### Task description
Each entry should be written out once more, exactly as given below.

### Records supplied
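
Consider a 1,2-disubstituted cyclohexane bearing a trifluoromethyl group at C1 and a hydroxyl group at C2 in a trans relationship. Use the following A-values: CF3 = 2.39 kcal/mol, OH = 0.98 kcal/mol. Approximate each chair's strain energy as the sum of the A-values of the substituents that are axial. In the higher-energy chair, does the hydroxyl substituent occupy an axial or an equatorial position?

C1 and C2 have opposite parity, so for the trans isomer the two substituents are e,e in one chair and a,a in the other.
Chair I (trifluoromethyl axial, hydroxyl axial): E = 3.37 kcal/mol.
Chair II (trifluoromethyl equatorial, hydroxyl equatorial): E = 0.00 kcal/mol.
Chair I is the less stable (higher-energy) conformer, and in that chair the hydroxyl group is axial.

axial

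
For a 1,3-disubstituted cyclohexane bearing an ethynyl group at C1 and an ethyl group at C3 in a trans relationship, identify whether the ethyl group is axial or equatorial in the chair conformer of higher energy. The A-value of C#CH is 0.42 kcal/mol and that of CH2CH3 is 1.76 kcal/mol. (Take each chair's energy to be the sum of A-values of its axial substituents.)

axial

C1 and C3 have the same parity, so for the trans isomer the two substituents are one axial and one equatorial in each chair.
Chair I (ethynyl axial, ethyl equatorial): E = 0.42 kcal/mol.
Chair II (ethynyl equatorial, ethyl axial): E = 1.76 kcal/mol.
Chair II is the less stable (higher-energy) conformer, and in that chair the ethyl group is axial.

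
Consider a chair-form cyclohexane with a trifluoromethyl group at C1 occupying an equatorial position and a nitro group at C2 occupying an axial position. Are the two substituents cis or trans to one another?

C1 and C2 have opposite parity, so their axial bonds point in opposite directions.
With opposite-parity carbons, two substituents on the same face are one axial and one equatorial; opposite faces give both axial or both equatorial.
Here the groups are equatorial/axial → same face → cis.

cis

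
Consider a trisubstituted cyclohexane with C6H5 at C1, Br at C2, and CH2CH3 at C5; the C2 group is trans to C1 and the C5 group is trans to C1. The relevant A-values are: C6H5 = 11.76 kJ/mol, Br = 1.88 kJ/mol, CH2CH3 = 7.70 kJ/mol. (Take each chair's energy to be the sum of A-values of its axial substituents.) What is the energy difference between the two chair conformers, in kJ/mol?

Chair I (phenyl axial, bromo axial, ethyl equatorial): E = 13.64 kJ/mol.
Chair II (phenyl equatorial, bromo equatorial, ethyl axial): E = 7.70 kJ/mol.
ΔE = 13.64 − 7.70 = 5.94 kJ/mol; chair II is more stable.

5.94 kJ/mol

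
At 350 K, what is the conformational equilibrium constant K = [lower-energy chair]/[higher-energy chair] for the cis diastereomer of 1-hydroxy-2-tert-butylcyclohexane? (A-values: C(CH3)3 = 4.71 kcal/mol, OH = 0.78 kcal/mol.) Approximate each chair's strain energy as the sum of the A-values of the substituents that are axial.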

### Solution below
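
Consider a 1,2-disubstituted cyclohexane bearing a trifluoromethyl group at C1 and a hydroxyl group at C2 in a trans relationship. Use the following A-values: CF3 = 2.39 kcal/mol, OH = 0.98 kcal/mol. Approximate each chair's strain energy as the sum of the A-values of the substituents that are axial. In the higher-energy chair, does the hydroxyl substituent occupy an axial or an equatorial position?

C1 and C2 have opposite parity, so for the trans isomer the two substituents are e,e in one chair and a,a in the other.
Chair I (trifluoromethyl axial, hydroxyl axial): E = 3.37 kcal/mol.
Chair II (trifluoromethyl equatorial, hydroxyl equatorial): E = 0.00 kcal/mol.
Chair I is the less stable (higher-energy) conformer, and in that chair the hydroxyl group is axial.

axial

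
For a 1,3-disubstituted cyclohexane bearing an ethynyl group at C1 and an ethyl group at C3 in a trans relationship, identify whether the ethyl group is axial or equatorial in the chair conformer of higher energy. The A-value of C#CH is 0.42 kcal/mol and that of CH2CH3 is 1.76 kcal/mol. (Take each chair's energy to be the sum of A-values of its axial substituents.)

axial

C1 and C3 have the same parity, so for the trans isomer the two substituents are one axial and one equatorial in each chair.
Chair I (ethynyl axial, ethyl equatorial): E = 0.42 kcal/mol.
Chair II (ethynyl equatorial, ethyl axial): E = 1.76 kcal/mol.
Chair II is the less stable (higher-energy) conformer, and in that chair the ethyl group is axial.

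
Consider a chair-form cyclohexane with a trifluoromethyl group at C1 occupying an equatorial position and a nitro group at C2 occupying an axial position. Are the two substituents cis or trans to one another?

C1 and C2 have opposite parity, so their axial bonds point in opposite directions.
With opposite-parity carbons, two substituents on the same face are one axial and one equatorial; opposite faces give both axial or both equatorial.
Here the groups are equatorial/axial → same face → cis.

cis

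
Consider a trisubstituted cyclohexane with C6H5 at C1, Br at C2, and CH2CH3 at C5; the C2 group is trans to C1 and the C5 group is trans to C1. The relevant A-values are: C6H5 = 11.76 kJ/mol, Br = 1.88 kJ/mol, CH2CH3 = 7.70 kJ/mol. (Take each chair's energy to be the sum of A-values of its axial substituents.) What is the energy difference between the two chair conformers, in kJ/mol?

Chair I (phenyl axial, bromo axial, ethyl equatorial): E = 13.64 kJ/mol.
Chair II (phenyl equatorial, bromo equatorial, ethyl axial): E = 7.70 kJ/mol.
ΔE = 13.64 − 7.70 = 5.94 kJ/mol; chair II is more stable.

5.94 kJ/mol

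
At 350 K, what is the conformational equilibrium constant K = [lower-energy chair]/[higher-energy chair] for the cis diastereomer of 1-hydroxy-2-tert-butylcyclohexane? (A-values: C(CH3)3 = 4.71 kcal/mol, OH = 0.78 kcal/mol.) Approximate each chair's strain energy as the sum of the A-values of the substituents that are axial.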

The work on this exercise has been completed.